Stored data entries
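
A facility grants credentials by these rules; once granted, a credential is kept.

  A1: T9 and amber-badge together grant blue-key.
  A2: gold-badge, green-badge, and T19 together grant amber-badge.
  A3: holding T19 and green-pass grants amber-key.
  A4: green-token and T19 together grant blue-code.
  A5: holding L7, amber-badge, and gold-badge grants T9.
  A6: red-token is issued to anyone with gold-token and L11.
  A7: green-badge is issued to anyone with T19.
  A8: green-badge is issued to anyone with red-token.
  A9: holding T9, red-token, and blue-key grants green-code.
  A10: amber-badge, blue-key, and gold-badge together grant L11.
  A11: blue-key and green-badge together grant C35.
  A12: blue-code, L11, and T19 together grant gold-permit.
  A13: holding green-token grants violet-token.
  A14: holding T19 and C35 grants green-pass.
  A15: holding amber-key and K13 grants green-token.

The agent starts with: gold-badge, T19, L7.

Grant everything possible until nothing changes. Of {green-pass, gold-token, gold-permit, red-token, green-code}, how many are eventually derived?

Holding T19 grants green-badge (A7).
Holding gold-badge, green-badge, and T19 grants amber-badge (A2).
Holding L7, amber-badge, and gold-badge grants T9 (A5).
Holding T9 and amber-badge grants blue-key (A1).
Holding blue-key and green-badge grants C35 (A11).
Holding T19 and C35 grants green-pass (A14).
green-pass: reached.
No rule produces gold-token, and it is not given.
gold-permit would need blue-code, L11, and T19 (A12), but blue-code is never granted.
red-token would need gold-token and L11 (A6), but gold-token is never granted.
green-code would need T9, red-token, and blue-key (A9), but red-token is never granted.
Reached: green-pass — 1 of the 5.

1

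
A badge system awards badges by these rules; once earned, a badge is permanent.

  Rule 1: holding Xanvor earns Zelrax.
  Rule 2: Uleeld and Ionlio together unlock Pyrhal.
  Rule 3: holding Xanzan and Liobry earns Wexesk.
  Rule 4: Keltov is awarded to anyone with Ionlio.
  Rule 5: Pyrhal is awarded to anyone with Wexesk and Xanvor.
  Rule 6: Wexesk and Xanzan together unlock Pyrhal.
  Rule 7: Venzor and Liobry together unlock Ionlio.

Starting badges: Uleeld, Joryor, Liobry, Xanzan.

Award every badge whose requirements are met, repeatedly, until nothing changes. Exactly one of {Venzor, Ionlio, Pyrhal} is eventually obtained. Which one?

Pyrhal

With Xanzan and Liobry, Wexesk is earned (Rule 3).
With Wexesk and Xanzan, Pyrhal is earned (Rule 6).
Ionlio would need Venzor and Liobry (Rule 7), but Venzor is never earned. No rule produces Venzor, and it is not given.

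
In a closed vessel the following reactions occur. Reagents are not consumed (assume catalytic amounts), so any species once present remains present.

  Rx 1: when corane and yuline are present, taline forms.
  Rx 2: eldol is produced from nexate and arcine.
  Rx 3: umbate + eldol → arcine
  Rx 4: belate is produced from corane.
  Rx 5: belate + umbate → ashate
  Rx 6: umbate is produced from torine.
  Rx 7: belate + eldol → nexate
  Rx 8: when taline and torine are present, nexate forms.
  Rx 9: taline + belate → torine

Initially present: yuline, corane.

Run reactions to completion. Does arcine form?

arcine would need umbate and eldol (Rx 3), but eldol never forms.

No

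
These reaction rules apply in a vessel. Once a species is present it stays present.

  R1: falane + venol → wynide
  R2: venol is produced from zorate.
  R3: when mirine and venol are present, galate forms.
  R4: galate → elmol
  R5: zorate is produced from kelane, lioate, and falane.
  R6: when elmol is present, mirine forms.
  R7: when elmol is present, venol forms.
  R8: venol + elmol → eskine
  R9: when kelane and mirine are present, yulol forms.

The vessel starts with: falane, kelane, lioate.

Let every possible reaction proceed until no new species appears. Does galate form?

No

galate would need mirine and venol (R3), but mirine never forms.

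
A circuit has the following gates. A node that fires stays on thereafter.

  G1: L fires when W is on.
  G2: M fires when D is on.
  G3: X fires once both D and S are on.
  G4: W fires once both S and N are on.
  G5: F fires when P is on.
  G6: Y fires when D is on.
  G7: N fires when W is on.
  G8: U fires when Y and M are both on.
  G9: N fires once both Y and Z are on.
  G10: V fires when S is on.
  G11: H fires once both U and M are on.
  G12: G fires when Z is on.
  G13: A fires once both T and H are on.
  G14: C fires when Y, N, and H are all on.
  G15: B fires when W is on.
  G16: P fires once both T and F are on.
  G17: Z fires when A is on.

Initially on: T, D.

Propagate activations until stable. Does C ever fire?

G2: D on → M on.
D is on, so Y fires (G6).
G8: Y and M on → U on.
U and M are on, so H fires (G11).
T and H are on, so A fires (G13).
A is on, so Z fires (G17).
Y and Z are on, so N fires (G9).
G14: Y, N, and H on → C on.

Yes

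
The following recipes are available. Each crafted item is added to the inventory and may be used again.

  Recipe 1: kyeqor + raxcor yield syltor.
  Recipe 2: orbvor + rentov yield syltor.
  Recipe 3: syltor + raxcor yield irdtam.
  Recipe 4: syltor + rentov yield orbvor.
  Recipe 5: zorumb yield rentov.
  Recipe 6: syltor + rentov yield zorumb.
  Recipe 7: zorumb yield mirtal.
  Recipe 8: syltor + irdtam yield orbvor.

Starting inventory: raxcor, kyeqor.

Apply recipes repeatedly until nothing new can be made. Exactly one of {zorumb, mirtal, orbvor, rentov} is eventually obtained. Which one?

orbvor

kyeqor + raxcor → syltor (Recipe 1).
Using Recipe 3, syltor and raxcor make irdtam.
Using Recipe 8, syltor and irdtam make orbvor.
mirtal would need zorumb (Recipe 7), but zorumb is never obtained. rentov would need zorumb (Recipe 5), but zorumb is never obtained. zorumb would need syltor and rentov (Recipe 6), but rentov is never obtained.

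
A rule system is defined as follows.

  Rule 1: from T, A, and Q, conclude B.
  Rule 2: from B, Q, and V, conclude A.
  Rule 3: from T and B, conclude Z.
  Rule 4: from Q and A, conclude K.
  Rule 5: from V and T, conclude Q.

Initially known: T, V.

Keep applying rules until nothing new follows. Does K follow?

No

K would need Q and A (Rule 4), but A is never established.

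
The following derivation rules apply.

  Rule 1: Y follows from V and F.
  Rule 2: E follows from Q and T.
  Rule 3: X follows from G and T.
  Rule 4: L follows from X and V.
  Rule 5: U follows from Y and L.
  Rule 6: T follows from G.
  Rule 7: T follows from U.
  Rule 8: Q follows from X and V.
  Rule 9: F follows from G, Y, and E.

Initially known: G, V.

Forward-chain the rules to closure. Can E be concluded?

Yes

From G, Rule 6 gives T.
G and T hold, so X follows (Rule 3).
X and V hold, so Q follows (Rule 8).
Q and T hold, so E follows (Rule 2).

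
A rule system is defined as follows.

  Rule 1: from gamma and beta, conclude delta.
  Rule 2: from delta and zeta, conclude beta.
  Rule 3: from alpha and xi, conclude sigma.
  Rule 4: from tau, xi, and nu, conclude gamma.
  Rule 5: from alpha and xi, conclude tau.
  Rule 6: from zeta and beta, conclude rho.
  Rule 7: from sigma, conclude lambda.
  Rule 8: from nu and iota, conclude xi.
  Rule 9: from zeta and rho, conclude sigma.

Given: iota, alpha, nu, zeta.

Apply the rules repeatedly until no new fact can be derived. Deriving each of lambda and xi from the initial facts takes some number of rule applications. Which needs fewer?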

EXERCISE PROMPT
All lines in the data above from the one with "R9: when kelane" through the one with "G2: M fires when D is on." must be repeated exactly, and no others.

RESULT FOR THIS TASK
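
  R9: when kelane and mirine are present, yulol forms.

The vessel starts with: falane, kelane, lioate.

Let every possible reaction proceed until no new species appears. Does galate form?

No

galate would need mirine and venol (R3), but mirine never forms.

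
A circuit has the following gates. A node that fires stays on thereafter.

  G1: L fires when W is on.
  G2: M fires when D is on.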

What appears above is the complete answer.